======== Data supplied

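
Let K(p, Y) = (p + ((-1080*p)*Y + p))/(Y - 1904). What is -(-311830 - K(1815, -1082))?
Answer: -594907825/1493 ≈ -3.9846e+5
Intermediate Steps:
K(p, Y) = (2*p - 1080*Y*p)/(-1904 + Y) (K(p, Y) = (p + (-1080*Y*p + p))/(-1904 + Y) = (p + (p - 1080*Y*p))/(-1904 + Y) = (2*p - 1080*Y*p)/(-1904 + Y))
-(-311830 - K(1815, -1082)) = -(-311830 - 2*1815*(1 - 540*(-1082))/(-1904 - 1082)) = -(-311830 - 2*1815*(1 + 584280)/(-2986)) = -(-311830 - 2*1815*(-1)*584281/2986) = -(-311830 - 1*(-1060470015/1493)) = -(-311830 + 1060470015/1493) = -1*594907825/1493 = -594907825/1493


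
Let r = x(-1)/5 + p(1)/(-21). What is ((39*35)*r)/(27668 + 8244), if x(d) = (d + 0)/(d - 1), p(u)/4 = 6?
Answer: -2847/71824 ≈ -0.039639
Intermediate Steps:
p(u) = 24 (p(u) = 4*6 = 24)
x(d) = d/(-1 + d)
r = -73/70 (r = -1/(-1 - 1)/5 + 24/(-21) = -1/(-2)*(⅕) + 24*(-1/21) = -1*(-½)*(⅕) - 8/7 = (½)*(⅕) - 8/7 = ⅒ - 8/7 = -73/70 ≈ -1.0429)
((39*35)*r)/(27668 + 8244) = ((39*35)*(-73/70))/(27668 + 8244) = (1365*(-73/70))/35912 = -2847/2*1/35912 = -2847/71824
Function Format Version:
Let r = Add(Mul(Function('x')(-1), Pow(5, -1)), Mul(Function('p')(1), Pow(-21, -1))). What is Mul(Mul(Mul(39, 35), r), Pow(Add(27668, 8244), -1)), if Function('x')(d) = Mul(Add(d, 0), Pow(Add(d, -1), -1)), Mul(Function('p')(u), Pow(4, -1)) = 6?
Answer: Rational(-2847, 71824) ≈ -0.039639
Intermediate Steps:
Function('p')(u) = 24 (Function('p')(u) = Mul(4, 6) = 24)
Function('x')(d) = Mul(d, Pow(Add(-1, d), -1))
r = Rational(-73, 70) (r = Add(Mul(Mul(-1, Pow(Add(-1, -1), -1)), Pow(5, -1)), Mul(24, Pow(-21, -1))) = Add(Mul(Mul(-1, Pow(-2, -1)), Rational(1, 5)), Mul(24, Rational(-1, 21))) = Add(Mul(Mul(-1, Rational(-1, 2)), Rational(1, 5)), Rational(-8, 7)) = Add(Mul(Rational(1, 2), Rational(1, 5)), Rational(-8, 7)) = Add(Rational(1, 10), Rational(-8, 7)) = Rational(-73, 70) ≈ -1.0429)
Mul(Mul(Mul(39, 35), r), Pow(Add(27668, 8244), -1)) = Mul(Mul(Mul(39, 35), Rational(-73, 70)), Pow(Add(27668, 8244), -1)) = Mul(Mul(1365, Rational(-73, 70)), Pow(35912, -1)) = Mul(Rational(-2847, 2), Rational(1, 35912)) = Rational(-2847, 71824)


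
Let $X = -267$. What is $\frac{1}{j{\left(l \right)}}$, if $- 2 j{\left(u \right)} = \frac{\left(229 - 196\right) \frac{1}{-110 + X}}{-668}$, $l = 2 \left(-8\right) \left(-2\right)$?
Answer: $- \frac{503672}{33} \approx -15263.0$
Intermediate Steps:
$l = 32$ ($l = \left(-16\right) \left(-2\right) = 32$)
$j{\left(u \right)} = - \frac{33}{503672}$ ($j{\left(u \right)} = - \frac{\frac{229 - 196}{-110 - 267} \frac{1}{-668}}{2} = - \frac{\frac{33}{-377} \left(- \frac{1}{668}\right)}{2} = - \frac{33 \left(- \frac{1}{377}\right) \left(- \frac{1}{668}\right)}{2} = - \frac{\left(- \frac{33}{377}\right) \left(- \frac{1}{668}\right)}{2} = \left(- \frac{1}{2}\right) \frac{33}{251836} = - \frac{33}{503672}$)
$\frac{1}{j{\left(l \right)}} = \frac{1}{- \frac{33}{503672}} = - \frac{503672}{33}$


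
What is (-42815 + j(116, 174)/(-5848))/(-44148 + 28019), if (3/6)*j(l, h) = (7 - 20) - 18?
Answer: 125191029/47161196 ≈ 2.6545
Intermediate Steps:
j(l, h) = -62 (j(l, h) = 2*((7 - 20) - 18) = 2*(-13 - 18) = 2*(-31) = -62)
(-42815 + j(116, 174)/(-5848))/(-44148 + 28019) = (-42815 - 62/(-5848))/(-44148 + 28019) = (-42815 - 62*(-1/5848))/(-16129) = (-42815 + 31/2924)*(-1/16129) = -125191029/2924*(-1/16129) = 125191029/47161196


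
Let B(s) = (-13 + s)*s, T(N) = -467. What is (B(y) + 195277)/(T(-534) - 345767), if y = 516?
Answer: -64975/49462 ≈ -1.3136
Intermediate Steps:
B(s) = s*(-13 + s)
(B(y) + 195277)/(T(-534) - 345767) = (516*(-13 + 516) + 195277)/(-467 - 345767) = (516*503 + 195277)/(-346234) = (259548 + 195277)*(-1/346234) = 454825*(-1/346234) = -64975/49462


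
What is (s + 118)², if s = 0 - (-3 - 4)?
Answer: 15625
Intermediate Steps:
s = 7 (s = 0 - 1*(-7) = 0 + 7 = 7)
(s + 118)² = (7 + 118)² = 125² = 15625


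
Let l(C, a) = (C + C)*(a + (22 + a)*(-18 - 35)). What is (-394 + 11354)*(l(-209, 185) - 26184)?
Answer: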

================

What to do:
Print again the lines of the entries above that fall between the line holding "Answer: -594907825/1493 ≈ -3.9846e+5" and the line holding "Answer: Rational(-2847, 71824) ≈ -0.039639", inclusive, exactly as they stand.

Task result:
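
Answer: -594907825/1493 ≈ -3.9846e+5
Intermediate Steps:
K(p, Y) = (2*p - 1080*Y*p)/(-1904 + Y) (K(p, Y) = (p + (-1080*Y*p + p))/(-1904 + Y) = (p + (p - 1080*Y*p))/(-1904 + Y) = (2*p - 1080*Y*p)/(-1904 + Y))
-(-311830 - K(1815, -1082)) = -(-311830 - 2*1815*(1 - 540*(-1082))/(-1904 - 1082)) = -(-311830 - 2*1815*(1 + 584280)/(-2986)) = -(-311830 - 2*1815*(-1)*584281/2986) = -(-311830 - 1*(-1060470015/1493)) = -(-311830 + 1060470015/1493) = -1*594907825/1493 = -594907825/1493


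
Let r = x(-1)/5 + p(1)/(-21). What is ((39*35)*r)/(27668 + 8244), if x(d) = (d + 0)/(d - 1), p(u)/4 = 6?
Answer: -2847/71824 ≈ -0.039639
Intermediate Steps:
p(u) = 24 (p(u) = 4*6 = 24)
x(d) = d/(-1 + d)
r = -73/70 (r = -1/(-1 - 1)/5 + 24/(-21) = -1/(-2)*(⅕) + 24*(-1/21) = -1*(-½)*(⅕) - 8/7 = (½)*(⅕) - 8/7 = ⅒ - 8/7 = -73/70 ≈ -1.0429)
((39*35)*r)/(27668 + 8244) = ((39*35)*(-73/70))/(27668 + 8244) = (1365*(-73/70))/35912 = -2847/2*1/35912 = -2847/71824
Function Format Version:
Let r = Add(Mul(Function('x')(-1), Pow(5, -1)), Mul(Function('p')(1), Pow(-21, -1))). What is Mul(Mul(Mul(39, 35), r), Pow(Add(27668, 8244), -1)), if Function('x')(d) = Mul(Add(d, 0), Pow(Add(d, -1), -1)), Mul(Function('p')(u), Pow(4, -1)) = 6?
Answer: Rational(-2847, 71824) ≈ -0.039639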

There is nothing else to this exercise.